* [Task description]: Each entry must be duplicated precisely, with nothing left out.
-- -- --
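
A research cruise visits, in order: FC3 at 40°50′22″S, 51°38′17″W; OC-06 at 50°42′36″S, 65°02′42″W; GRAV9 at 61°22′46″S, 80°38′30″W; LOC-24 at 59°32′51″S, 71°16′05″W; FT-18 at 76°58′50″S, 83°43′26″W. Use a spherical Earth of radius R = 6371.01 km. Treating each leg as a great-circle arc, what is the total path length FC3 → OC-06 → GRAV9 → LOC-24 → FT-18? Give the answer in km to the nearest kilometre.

FC3: φ = -40.83944°, λ = -51.63806°
OC-06: φ = -50.71000°, λ = -65.04500°
GRAV9: φ = -61.37944°, λ = -80.64167°
LOC-24: φ = -59.54750°, λ = -71.26806°
FT-18: φ = -76.98056°, λ = -83.72389°
FC3→OC-06: c = 0.236596 rad, d = 1507.35 km
OC-06→GRAV9: c = 0.239138 rad, d = 1523.55 km
GRAV9→LOC-24: c = 0.086662 rad, d = 552.12 km
LOC-24→FT-18: c = 0.313110 rad, d = 1994.83 km
Total = 1507.35 + 1523.55 + 552.12 + 1994.83 = 5577.85 km

5578 km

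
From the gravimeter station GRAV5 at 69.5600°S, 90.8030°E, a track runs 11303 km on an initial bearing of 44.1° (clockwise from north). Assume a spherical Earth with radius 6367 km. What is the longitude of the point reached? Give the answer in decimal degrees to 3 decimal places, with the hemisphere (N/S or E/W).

δ = d/R = 11303/6367 = 1.775247 rad
φ₂ = arcsin(sin φ₁ cos δ + cos φ₁ sin δ cos θ)
   = arcsin(-0.93704·-0.20303 + 0.34923·0.97917·0.71813) = 25.83697°
λ₂ = λ₁ + atan2(sin θ sin δ cos φ₁, cos δ − sin φ₁ sin φ₂) = 140.01222°

140.012°E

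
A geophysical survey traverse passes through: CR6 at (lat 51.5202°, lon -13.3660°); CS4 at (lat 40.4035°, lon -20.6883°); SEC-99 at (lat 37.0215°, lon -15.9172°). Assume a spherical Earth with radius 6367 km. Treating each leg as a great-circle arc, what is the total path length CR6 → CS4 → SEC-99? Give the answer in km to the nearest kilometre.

CR6→CS4: c = 0.213136 rad, d = 1357.04 km
CS4→SEC-99: c = 0.087758 rad, d = 558.76 km
Total = 1357.04 + 558.76 = 1915.80 km

1916 km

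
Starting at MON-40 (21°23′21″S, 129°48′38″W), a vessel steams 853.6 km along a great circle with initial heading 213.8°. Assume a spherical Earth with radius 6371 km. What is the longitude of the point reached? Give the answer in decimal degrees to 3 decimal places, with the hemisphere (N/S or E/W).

134.625°W

MON-40: φ = -21.38917°, λ = -129.81056°
δ = d/R = 853.6/6371 = 0.133982 rad
φ₂ = arcsin(sin φ₁ cos δ + cos φ₁ sin δ cos θ)
   = arcsin(-0.36470·0.99104 + 0.93112·0.13358·-0.83098) = -27.69670°
λ₂ = λ₁ + atan2(sin θ sin δ cos φ₁, cos δ − sin φ₁ sin φ₂) = -134.62489°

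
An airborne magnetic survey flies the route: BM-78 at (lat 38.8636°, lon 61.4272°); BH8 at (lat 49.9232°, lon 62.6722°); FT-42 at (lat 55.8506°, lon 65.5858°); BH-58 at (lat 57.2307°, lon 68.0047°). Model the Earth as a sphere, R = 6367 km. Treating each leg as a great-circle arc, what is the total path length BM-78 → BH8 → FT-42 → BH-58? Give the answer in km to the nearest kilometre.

2133 km

BM-78→BH8: c = 0.193642 rad, d = 1232.92 km
BH8→FT-42: c = 0.107882 rad, d = 686.89 km
FT-42→BH-58: c = 0.033492 rad, d = 213.25 km
Total = 1232.92 + 686.89 + 213.25 = 2133.05 km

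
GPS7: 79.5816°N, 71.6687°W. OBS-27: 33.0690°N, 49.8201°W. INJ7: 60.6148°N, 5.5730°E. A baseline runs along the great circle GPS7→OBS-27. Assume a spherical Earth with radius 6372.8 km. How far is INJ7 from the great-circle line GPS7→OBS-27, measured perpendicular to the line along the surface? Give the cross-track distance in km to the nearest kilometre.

3011 km

δ₁₃ = central angle GPS7→INJ7 = 0.502107 rad  (haversine)
θ₁₃ = bearing GPS7→INJ7 = 83.918°,  θ₁₂ = bearing GPS7→OBS-27 = 154.918°
dₓₜ = R·arcsin(sin δ₁₃ · sin(θ₁₃ − θ₁₂)) = 6372.8·arcsin(0.48127·sin(-71.001°)) = -3010.721 km
|dₓₜ| = 3010.721 km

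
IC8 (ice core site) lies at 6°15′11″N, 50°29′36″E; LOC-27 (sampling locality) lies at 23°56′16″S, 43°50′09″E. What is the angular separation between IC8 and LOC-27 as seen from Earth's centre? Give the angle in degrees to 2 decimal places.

30.88°

IC8: φ = +6.25306°, λ = +50.49333°
LOC-27: φ = -23.93778°, λ = +43.83583°
Δφ = -30.1908°,  Δλ = -6.6575°
a = sin²(Δφ/2) + cos φ₁ cos φ₂ sin²(Δλ/2) = 0.070886
c = 2·arcsin(√a) = 0.538987 rad = 30.8817°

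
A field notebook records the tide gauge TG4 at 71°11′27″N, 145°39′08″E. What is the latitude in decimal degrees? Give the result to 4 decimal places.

71° + 11′/60 + 27″/3600 = 71 + 0.18333 + 0.00750 = 71.1908°

71.1908°N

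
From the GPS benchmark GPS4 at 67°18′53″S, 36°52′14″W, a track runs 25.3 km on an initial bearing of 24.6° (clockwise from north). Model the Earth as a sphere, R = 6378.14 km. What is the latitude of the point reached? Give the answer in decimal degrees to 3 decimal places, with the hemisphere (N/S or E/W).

67.108°S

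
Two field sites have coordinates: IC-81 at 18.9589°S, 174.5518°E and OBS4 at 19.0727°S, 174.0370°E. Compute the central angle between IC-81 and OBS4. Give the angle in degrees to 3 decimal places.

0.500°

Δφ = -0.1138°,  Δλ = -0.5148°
a = sin²(Δφ/2) + cos φ₁ cos φ₂ sin²(Δλ/2) = 0.000019
c = 2·arcsin(√a) = 0.008724 rad = 0.4998°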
-- -- --
* [Answer to this problem]:
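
A research cruise visits, in order: FC3 at 40°50′22″S, 51°38′17″W; OC-06 at 50°42′36″S, 65°02′42″W; GRAV9 at 61°22′46″S, 80°38′30″W; LOC-24 at 59°32′51″S, 71°16′05″W; FT-18 at 76°58′50″S, 83°43′26″W. Use a spherical Earth of radius R = 6371.01 km. Treating each leg as a great-circle arc, what is the total path length FC3 → OC-06 → GRAV9 → LOC-24 → FT-18? Give the answer in km to the nearest kilometre.

FC3: φ = -40.83944°, λ = -51.63806°
OC-06: φ = -50.71000°, λ = -65.04500°
GRAV9: φ = -61.37944°, λ = -80.64167°
LOC-24: φ = -59.54750°, λ = -71.26806°
FT-18: φ = -76.98056°, λ = -83.72389°
FC3→OC-06: c = 0.236596 rad, d = 1507.35 km
OC-06→GRAV9: c = 0.239138 rad, d = 1523.55 km
GRAV9→LOC-24: c = 0.086662 rad, d = 552.12 km
LOC-24→FT-18: c = 0.313110 rad, d = 1994.83 km
Total = 1507.35 + 1523.55 + 552.12 + 1994.83 = 5577.85 km

5578 km

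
From the gravimeter station GRAV5 at 69.5600°S, 90.8030°E, a track runs 11303 km on an initial bearing of 44.1° (clockwise from north). Assume a spherical Earth with radius 6367 km. What is the longitude of the point reached? Give the answer in decimal degrees to 3 decimal places, with the hemisphere (N/S or E/W).

δ = d/R = 11303/6367 = 1.775247 rad
φ₂ = arcsin(sin φ₁ cos δ + cos φ₁ sin δ cos θ)
   = arcsin(-0.93704·-0.20303 + 0.34923·0.97917·0.71813) = 25.83697°
λ₂ = λ₁ + atan2(sin θ sin δ cos φ₁, cos δ − sin φ₁ sin φ₂) = 140.01222°

140.012°E

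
A geophysical survey traverse passes through: CR6 at (lat 51.5202°, lon -13.3660°); CS4 at (lat 40.4035°, lon -20.6883°); SEC-99 at (lat 37.0215°, lon -15.9172°). Assume a spherical Earth with radius 6367 km. Treating each leg as a great-circle arc, what is the total path length CR6 → CS4 → SEC-99? Give the answer in km to the nearest kilometre.

CR6→CS4: c = 0.213136 rad, d = 1357.04 km
CS4→SEC-99: c = 0.087758 rad, d = 558.76 km
Total = 1357.04 + 558.76 = 1915.80 km

1916 km

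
Starting at MON-40 (21°23′21″S, 129°48′38″W), a vessel steams 853.6 km along a great circle with initial heading 213.8°. Assume a spherical Earth with radius 6371 km. What is the longitude of the point reached? Give the answer in decimal degrees to 3 decimal places, with the hemisphere (N/S or E/W).

134.625°W

MON-40: φ = -21.38917°, λ = -129.81056°
δ = d/R = 853.6/6371 = 0.133982 rad
φ₂ = arcsin(sin φ₁ cos δ + cos φ₁ sin δ cos θ)
   = arcsin(-0.36470·0.99104 + 0.93112·0.13358·-0.83098) = -27.69670°
λ₂ = λ₁ + atan2(sin θ sin δ cos φ₁, cos δ − sin φ₁ sin φ₂) = -134.62489°

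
An airborne magnetic survey flies the route: BM-78 at (lat 38.8636°, lon 61.4272°); BH8 at (lat 49.9232°, lon 62.6722°); FT-42 at (lat 55.8506°, lon 65.5858°); BH-58 at (lat 57.2307°, lon 68.0047°). Model the Earth as a sphere, R = 6367 km. Treating each leg as a great-circle arc, what is the total path length BM-78 → BH8 → FT-42 → BH-58? Give the answer in km to the nearest kilometre.

2133 km

BM-78→BH8: c = 0.193642 rad, d = 1232.92 km
BH8→FT-42: c = 0.107882 rad, d = 686.89 km
FT-42→BH-58: c = 0.033492 rad, d = 213.25 km
Total = 1232.92 + 686.89 + 213.25 = 2133.05 km

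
GPS7: 79.5816°N, 71.6687°W. OBS-27: 33.0690°N, 49.8201°W. INJ7: 60.6148°N, 5.5730°E. A baseline runs along the great circle GPS7→OBS-27. Assume a spherical Earth with radius 6372.8 km. How far is INJ7 from the great-circle line GPS7→OBS-27, measured perpendicular to the line along the surface? Give the cross-track distance in km to the nearest kilometre.

3011 km

δ₁₃ = central angle GPS7→INJ7 = 0.502107 rad  (haversine)
θ₁₃ = bearing GPS7→INJ7 = 83.918°,  θ₁₂ = bearing GPS7→OBS-27 = 154.918°
dₓₜ = R·arcsin(sin δ₁₃ · sin(θ₁₃ − θ₁₂)) = 6372.8·arcsin(0.48127·sin(-71.001°)) = -3010.721 km
|dₓₜ| = 3010.721 km

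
IC8 (ice core site) lies at 6°15′11″N, 50°29′36″E; LOC-27 (sampling locality) lies at 23°56′16″S, 43°50′09″E. What is the angular separation between IC8 and LOC-27 as seen from Earth's centre? Give the angle in degrees to 2 decimal places.

30.88°

IC8: φ = +6.25306°, λ = +50.49333°
LOC-27: φ = -23.93778°, λ = +43.83583°
Δφ = -30.1908°,  Δλ = -6.6575°
a = sin²(Δφ/2) + cos φ₁ cos φ₂ sin²(Δλ/2) = 0.070886
c = 2·arcsin(√a) = 0.538987 rad = 30.8817°

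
A field notebook records the tide gauge TG4 at 71°11′27″N, 145°39′08″E. What is the latitude in decimal degrees? Give the result to 4 decimal places.

71° + 11′/60 + 27″/3600 = 71 + 0.18333 + 0.00750 = 71.1908°

71.1908°N

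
From the GPS benchmark GPS4 at 67°18′53″S, 36°52′14″W, a track runs 25.3 km on an initial bearing of 24.6° (clockwise from north). Model the Earth as a sphere, R = 6378.14 km. What is the latitude of the point reached? Give the answer in decimal degrees to 3 decimal places, with the hemisphere (N/S or E/W).

67.108°S

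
Two field sites have coordinates: IC-81 at 18.9589°S, 174.5518°E and OBS4 at 19.0727°S, 174.0370°E. Compute the central angle between IC-81 and OBS4. Give the angle in degrees to 3 decimal places.

0.500°

Δφ = -0.1138°,  Δλ = -0.5148°
a = sin²(Δφ/2) + cos φ₁ cos φ₂ sin²(Δλ/2) = 0.000019
c = 2·arcsin(√a) = 0.008724 rad = 0.4998°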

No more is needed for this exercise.